**EXERCISE OBJECTIVE**. With no words added or dropped, transcribe the listing that follows.
◇ ◇ ◇ ◇
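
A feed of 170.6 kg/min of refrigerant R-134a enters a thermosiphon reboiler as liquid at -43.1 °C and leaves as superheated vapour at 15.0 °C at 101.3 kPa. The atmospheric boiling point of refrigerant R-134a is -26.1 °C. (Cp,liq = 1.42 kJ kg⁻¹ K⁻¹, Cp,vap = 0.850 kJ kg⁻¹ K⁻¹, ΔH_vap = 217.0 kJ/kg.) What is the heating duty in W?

liquid -43.1→-26.1 °C: 24.14 kJ/kg
vaporisation at -26.1 °C: 217 kJ/kg
vapour -26.1→15.0 °C: 34.935 kJ/kg
Δh = 24.14 + 217 + 34.935 = 276.07 kJ/kg
Q = ṁ·Δh = 170.6 kg/min × 276.07 kJ/kg = 47098 kJ/min
|Q| = 784.97 kW = 784970 W

Q = 785000 W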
◇ ◇ ◇ ◇
**RESULT OF THIS EXERCISE**.
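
A feed of 170.6 kg/min of refrigerant R-134a enters a thermosiphon reboiler as liquid at -43.1 °C and leaves as superheated vapour at 15.0 °C at 101.3 kPa. The atmospheric boiling point of refrigerant R-134a is -26.1 °C. (Cp,liq = 1.42 kJ kg⁻¹ K⁻¹, Cp,vap = 0.850 kJ kg⁻¹ K⁻¹, ΔH_vap = 217.0 kJ/kg.) What is the heating duty in W?

liquid -43.1→-26.1 °C: 24.14 kJ/kg
vaporisation at -26.1 °C: 217 kJ/kg
vapour -26.1→15.0 °C: 34.935 kJ/kg
Δh = 24.14 + 217 + 34.935 = 276.07 kJ/kg
Q = ṁ·Δh = 170.6 kg/min × 276.07 kJ/kg = 47098 kJ/min
|Q| = 784.97 kW = 784970 W

Q = 785000 W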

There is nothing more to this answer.